** Records follows **
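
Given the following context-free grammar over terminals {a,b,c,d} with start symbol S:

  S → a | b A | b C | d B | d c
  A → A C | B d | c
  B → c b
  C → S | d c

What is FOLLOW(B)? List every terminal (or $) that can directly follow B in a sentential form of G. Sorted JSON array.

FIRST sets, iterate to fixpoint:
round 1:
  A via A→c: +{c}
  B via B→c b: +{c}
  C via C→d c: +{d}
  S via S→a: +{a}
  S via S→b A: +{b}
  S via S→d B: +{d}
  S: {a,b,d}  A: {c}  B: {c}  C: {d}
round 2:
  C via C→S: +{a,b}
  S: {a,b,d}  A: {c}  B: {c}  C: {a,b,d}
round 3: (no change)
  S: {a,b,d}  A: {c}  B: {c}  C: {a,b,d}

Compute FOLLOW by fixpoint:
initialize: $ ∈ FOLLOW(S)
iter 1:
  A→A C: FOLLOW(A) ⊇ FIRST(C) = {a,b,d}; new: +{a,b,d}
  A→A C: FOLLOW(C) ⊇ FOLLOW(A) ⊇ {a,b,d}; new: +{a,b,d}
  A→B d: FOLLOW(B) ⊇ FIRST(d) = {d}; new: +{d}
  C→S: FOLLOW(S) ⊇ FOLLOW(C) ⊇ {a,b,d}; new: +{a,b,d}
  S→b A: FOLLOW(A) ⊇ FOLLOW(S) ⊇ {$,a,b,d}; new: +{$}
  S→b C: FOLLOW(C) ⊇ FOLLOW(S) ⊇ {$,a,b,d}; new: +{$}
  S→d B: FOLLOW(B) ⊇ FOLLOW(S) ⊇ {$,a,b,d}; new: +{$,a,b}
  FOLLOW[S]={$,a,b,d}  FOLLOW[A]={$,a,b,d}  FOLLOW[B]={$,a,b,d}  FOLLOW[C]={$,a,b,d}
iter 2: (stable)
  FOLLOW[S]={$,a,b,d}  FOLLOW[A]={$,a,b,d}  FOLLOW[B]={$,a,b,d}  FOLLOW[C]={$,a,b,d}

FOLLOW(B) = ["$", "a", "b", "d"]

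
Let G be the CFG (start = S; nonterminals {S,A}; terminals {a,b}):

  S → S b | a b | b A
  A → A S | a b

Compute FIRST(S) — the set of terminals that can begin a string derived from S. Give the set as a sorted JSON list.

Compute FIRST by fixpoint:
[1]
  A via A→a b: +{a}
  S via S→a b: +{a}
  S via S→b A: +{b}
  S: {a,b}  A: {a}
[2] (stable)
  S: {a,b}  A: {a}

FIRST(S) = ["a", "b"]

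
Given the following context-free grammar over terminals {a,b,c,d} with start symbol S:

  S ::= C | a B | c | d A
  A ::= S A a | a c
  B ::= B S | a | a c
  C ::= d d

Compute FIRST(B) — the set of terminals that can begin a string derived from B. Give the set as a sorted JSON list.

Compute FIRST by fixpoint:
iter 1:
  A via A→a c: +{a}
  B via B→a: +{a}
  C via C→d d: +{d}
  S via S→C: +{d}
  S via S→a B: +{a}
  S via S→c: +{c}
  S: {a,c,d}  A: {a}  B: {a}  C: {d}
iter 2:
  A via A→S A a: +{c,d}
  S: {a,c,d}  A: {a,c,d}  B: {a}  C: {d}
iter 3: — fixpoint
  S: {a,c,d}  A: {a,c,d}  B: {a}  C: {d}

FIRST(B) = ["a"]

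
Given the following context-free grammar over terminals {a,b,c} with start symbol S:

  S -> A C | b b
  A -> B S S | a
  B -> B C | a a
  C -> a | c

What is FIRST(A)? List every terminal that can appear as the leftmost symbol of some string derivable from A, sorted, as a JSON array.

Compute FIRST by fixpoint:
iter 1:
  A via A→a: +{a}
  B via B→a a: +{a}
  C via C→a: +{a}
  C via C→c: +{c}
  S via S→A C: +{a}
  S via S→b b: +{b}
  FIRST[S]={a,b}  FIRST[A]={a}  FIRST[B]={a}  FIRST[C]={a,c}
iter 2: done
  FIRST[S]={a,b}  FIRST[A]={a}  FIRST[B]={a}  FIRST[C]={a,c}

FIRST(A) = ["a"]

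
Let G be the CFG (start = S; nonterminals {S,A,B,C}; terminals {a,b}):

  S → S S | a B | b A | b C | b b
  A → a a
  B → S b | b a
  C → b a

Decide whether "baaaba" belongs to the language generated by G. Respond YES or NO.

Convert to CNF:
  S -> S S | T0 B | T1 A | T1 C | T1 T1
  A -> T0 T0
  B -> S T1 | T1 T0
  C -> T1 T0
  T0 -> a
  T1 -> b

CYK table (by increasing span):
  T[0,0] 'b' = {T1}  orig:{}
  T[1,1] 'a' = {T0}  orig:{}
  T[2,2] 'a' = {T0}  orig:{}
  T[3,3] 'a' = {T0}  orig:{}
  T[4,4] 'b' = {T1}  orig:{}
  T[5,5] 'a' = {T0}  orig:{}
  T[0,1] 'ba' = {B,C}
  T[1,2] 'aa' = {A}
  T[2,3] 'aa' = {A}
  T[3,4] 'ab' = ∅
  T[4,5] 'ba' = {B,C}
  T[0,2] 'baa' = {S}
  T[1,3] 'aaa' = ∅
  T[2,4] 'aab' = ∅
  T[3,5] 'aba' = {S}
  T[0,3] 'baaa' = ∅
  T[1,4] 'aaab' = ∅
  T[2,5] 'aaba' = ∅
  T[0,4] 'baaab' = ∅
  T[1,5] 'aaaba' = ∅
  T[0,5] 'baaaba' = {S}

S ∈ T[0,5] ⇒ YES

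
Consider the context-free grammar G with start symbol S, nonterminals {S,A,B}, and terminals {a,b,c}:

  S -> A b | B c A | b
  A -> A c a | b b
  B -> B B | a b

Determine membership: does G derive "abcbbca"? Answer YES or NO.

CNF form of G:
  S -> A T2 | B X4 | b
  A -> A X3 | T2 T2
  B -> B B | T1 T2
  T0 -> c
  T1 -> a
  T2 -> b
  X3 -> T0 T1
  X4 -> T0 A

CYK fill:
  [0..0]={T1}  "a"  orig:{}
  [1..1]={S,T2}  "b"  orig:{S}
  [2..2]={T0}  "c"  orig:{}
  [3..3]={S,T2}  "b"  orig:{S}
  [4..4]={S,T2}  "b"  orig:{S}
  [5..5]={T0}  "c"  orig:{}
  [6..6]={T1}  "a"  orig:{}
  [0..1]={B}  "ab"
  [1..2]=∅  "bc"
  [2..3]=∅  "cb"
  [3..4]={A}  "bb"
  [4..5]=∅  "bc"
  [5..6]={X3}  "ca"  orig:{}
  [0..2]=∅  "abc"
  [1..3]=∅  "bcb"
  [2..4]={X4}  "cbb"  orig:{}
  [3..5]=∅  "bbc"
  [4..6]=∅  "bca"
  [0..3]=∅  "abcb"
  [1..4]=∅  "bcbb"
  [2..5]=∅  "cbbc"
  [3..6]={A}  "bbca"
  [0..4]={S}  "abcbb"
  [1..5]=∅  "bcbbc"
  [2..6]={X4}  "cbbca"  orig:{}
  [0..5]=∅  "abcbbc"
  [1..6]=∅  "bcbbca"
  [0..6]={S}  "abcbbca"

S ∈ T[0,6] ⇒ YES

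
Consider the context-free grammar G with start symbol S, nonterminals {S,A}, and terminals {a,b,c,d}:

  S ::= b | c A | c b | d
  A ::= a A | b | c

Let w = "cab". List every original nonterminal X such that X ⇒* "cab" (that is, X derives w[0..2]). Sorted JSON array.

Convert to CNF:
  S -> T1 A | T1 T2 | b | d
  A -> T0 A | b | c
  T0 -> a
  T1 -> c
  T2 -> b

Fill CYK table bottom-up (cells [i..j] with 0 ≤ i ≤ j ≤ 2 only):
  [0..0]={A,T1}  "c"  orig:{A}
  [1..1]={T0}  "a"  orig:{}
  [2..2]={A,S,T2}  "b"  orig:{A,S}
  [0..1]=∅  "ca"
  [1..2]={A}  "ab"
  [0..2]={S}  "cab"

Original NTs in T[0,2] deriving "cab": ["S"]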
** End of Records **
→ Exercise instructions
Look through the entries above. Copy out every line holding the word "nonterminals".

→ Worked solution
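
Let G be the CFG (start = S; nonterminals {S,A}; terminals {a,b}):
Let G be the CFG (start = S; nonterminals {S,A,B,C}; terminals {a,b}):
Consider the context-free grammar G with start symbol S, nonterminals {S,A,B}, and terminals {a,b,c}:
Consider the context-free grammar G with start symbol S, nonterminals {S,A}, and terminals {a,b,c,d}: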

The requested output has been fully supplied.